Instructions for the task = Each line of the data below holding the word "mode" must be copied.

Supplied data =

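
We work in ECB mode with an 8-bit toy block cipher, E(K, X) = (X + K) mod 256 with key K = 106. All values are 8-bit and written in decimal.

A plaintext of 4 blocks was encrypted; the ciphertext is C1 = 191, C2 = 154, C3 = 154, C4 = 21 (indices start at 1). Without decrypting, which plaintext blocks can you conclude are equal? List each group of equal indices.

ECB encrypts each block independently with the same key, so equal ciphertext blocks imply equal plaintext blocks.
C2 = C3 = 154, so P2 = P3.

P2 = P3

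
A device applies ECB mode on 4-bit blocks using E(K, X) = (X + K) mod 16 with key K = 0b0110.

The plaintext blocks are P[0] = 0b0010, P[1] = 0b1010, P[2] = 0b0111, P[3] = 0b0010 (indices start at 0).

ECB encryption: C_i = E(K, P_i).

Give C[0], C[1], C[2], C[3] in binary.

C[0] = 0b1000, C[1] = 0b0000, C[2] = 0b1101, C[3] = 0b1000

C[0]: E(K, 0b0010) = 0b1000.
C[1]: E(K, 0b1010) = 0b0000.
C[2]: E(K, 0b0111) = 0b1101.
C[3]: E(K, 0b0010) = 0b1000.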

--

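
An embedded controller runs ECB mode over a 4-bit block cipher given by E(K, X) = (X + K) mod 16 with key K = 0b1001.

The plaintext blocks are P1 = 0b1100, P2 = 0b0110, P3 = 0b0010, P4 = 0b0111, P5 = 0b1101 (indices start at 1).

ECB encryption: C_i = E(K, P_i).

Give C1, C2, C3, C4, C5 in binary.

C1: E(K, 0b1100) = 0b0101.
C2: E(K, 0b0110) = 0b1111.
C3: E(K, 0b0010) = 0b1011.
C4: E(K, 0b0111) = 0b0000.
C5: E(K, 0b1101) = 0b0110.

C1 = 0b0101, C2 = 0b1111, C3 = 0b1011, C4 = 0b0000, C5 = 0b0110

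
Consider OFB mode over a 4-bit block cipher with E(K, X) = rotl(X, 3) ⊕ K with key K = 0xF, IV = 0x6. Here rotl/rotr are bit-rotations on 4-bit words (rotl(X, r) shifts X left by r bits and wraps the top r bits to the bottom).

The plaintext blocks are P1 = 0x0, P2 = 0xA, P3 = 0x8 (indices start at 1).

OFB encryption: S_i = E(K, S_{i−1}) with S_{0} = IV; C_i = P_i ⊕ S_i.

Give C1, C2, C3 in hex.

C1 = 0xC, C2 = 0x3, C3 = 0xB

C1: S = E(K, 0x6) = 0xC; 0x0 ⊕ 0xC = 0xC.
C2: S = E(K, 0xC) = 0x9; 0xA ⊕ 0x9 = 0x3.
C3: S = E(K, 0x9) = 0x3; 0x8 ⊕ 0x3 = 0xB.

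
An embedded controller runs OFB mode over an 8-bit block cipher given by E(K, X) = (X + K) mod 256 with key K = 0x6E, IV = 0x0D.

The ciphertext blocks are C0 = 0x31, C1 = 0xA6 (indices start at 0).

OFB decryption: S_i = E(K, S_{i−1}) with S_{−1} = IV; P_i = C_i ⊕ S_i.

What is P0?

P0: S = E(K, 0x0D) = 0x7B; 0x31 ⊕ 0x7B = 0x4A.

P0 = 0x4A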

Exercise solution =
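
We work in ECB mode with an 8-bit toy block cipher, E(K, X) = (X + K) mod 256 with key K = 106. All values are 8-bit and written in decimal.
A device applies ECB mode on 4-bit blocks using E(K, X) = (X + K) mod 16 with key K = 0b0110.
An embedded controller runs ECB mode over a 4-bit block cipher given by E(K, X) = (X + K) mod 16 with key K = 0b1001.
Consider OFB mode over a 4-bit block cipher with E(K, X) = rotl(X, 3) ⊕ K with key K = 0xF, IV = 0x6. Here rotl/rotr are bit-rotations on 4-bit words (rotl(X, r) shifts X left by r bits and wraps the top r bits to the bottom).
An embedded controller runs OFB mode over an 8-bit block cipher given by E(K, X) = (X + K) mod 256 with key K = 0x6E, IV = 0x0D.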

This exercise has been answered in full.